* ABOUT THIS TASK *
Filtering the records below, copy only those lines that include the word "frac".

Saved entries
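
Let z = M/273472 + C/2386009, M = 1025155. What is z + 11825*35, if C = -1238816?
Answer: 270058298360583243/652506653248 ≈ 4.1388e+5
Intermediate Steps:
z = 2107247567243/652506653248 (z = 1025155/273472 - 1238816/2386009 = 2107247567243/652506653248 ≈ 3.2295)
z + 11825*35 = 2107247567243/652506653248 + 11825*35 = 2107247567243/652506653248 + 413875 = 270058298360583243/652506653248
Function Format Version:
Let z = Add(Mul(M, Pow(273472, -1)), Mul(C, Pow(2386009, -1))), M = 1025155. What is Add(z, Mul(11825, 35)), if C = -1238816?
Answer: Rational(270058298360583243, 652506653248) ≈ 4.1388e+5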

---

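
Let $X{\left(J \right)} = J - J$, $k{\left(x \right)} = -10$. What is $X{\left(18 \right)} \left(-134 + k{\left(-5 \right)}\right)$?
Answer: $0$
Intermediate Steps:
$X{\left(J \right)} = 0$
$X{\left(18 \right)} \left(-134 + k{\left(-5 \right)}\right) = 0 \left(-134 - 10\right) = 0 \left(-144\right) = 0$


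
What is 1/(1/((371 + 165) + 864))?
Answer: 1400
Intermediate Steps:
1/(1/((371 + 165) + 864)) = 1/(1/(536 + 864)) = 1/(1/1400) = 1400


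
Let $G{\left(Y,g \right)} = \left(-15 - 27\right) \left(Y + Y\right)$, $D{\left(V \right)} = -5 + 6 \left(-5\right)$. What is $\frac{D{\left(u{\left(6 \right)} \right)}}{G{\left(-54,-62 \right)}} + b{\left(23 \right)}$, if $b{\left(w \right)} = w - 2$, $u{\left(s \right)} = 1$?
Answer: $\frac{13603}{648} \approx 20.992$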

* WRITTEN ANSWER *
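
Let $G{\left(Y,g \right)} = \left(-15 - 27\right) \left(Y + Y\right)$, $D{\left(V \right)} = -5 + 6 \left(-5\right)$. What is $\frac{D{\left(u{\left(6 \right)} \right)}}{G{\left(-54,-62 \right)}} + b{\left(23 \right)}$, if $b{\left(w \right)} = w - 2$, $u{\left(s \right)} = 1$?
Answer: $\frac{13603}{648} \approx 20.992$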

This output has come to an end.